[Record extracts]
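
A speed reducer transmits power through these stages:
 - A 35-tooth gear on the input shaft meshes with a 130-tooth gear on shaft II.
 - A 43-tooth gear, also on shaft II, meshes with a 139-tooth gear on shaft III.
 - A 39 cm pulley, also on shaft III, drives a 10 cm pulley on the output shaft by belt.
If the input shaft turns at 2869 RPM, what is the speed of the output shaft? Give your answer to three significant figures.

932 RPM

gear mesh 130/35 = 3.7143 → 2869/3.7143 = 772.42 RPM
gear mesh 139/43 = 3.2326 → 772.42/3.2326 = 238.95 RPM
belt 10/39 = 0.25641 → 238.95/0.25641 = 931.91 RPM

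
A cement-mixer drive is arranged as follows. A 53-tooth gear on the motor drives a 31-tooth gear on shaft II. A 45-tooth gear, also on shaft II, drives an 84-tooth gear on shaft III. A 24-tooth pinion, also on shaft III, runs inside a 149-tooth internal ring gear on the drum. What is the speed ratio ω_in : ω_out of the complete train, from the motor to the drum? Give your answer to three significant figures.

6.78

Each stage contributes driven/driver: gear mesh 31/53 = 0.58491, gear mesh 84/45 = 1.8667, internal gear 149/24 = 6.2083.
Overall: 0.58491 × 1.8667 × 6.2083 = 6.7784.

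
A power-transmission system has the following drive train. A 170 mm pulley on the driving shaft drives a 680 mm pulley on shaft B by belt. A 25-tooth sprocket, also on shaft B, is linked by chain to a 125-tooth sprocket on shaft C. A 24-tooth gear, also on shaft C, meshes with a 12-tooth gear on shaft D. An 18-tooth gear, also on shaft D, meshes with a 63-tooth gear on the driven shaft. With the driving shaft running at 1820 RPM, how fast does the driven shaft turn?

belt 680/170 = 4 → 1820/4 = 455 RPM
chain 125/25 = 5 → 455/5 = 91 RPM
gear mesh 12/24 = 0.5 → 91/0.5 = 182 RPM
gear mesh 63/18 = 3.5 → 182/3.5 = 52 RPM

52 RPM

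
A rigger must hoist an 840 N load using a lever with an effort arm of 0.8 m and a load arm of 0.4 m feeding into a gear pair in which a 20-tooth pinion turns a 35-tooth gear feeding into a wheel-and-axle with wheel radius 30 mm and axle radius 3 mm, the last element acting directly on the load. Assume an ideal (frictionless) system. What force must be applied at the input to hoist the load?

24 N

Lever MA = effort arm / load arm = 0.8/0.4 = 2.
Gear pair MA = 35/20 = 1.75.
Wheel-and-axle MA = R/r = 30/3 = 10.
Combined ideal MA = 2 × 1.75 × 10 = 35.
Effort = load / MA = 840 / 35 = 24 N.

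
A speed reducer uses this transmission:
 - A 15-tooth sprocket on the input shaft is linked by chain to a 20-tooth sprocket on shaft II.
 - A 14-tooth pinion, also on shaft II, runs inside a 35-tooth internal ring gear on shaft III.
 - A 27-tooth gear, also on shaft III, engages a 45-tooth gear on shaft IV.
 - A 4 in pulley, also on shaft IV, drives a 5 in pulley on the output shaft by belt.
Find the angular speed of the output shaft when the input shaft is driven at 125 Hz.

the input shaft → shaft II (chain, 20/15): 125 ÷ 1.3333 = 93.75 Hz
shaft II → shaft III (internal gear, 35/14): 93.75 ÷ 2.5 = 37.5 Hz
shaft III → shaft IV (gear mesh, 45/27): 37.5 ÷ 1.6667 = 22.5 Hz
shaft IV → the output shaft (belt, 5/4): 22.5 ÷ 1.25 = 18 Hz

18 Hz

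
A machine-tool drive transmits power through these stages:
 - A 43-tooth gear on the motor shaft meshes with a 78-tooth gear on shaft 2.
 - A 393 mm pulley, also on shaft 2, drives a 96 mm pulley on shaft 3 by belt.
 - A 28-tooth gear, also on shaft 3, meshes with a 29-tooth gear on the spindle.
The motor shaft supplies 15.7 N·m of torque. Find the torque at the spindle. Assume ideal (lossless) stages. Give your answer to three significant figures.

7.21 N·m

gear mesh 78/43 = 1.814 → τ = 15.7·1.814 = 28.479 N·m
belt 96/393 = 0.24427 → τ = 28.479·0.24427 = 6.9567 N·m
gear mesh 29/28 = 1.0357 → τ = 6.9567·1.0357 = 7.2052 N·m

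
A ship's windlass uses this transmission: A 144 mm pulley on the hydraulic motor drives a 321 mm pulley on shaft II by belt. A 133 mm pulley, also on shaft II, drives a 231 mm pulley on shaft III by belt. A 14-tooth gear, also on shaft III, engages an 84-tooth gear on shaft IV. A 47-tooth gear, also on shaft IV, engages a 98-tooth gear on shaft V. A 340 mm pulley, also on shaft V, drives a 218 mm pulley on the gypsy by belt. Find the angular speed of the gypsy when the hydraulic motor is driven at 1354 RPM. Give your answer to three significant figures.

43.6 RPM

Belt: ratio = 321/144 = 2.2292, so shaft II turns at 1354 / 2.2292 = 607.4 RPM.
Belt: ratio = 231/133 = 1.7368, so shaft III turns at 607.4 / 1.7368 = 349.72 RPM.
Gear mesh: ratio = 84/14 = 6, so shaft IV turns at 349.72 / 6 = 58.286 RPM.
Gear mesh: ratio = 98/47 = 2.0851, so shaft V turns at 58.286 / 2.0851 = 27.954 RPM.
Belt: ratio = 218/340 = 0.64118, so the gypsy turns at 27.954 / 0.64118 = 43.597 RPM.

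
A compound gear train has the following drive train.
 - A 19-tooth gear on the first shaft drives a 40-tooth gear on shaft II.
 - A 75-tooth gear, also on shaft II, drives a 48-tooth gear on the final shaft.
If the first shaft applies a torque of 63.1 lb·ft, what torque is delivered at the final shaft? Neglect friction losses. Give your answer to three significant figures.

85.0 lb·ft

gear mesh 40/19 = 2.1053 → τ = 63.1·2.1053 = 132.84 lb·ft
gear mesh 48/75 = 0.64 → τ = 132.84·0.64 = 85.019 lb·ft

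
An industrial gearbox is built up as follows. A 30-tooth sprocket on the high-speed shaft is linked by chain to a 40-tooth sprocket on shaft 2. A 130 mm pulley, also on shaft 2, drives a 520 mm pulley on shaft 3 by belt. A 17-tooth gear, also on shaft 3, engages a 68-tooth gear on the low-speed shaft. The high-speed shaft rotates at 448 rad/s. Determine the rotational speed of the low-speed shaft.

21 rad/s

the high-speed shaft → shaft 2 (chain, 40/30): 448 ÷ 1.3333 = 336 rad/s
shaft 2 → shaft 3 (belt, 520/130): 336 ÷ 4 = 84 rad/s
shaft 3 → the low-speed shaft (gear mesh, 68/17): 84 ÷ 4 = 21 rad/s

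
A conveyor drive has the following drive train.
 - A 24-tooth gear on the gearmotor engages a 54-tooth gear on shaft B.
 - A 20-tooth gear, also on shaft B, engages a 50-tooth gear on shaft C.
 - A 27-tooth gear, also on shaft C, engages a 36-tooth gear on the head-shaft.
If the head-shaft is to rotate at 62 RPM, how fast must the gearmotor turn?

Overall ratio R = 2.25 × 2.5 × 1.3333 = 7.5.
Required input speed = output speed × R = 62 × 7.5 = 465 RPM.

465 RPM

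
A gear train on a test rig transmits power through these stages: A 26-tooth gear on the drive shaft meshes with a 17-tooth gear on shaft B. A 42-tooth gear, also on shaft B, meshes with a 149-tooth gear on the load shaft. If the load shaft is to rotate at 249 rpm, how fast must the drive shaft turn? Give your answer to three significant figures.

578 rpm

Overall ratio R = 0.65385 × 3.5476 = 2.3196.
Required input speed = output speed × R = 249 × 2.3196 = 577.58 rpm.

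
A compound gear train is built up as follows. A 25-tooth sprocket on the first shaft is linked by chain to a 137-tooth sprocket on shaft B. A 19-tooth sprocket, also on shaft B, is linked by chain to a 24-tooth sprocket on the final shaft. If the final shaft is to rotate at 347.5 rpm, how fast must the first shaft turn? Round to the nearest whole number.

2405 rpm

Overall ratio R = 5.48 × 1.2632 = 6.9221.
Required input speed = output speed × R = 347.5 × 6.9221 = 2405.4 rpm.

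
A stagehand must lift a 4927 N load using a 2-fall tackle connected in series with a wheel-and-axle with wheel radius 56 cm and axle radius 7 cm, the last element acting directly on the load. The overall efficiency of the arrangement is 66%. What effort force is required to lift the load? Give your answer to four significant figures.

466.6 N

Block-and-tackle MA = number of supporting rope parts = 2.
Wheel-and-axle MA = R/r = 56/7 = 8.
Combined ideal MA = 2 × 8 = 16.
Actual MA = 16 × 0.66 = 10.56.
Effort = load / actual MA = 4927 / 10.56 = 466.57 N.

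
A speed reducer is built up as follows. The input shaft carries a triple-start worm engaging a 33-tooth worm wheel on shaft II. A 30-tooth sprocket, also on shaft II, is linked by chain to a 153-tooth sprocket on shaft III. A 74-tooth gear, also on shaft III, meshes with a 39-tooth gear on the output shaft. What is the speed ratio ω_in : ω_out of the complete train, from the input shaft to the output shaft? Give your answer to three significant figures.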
[/Record extracts]
# [Problem requirements]
Using the data above, copy each line that contains "reducer".

# [Reply]
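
A speed reducer transmits power through these stages:
A speed reducer uses this transmission:
A speed reducer is built up as follows. The input shaft carries a triple-start worm engaging a 33-tooth worm wheel on shaft II. A 30-tooth sprocket, also on shaft II, is linked by chain to a 153-tooth sprocket on shaft III. A 74-tooth gear, also on shaft III, meshes with a 39-tooth gear on the output shaft. What is the speed ratio ω_in : ω_out of the complete train, from the input shaft to the output shaft? Give your answer to three significant figures.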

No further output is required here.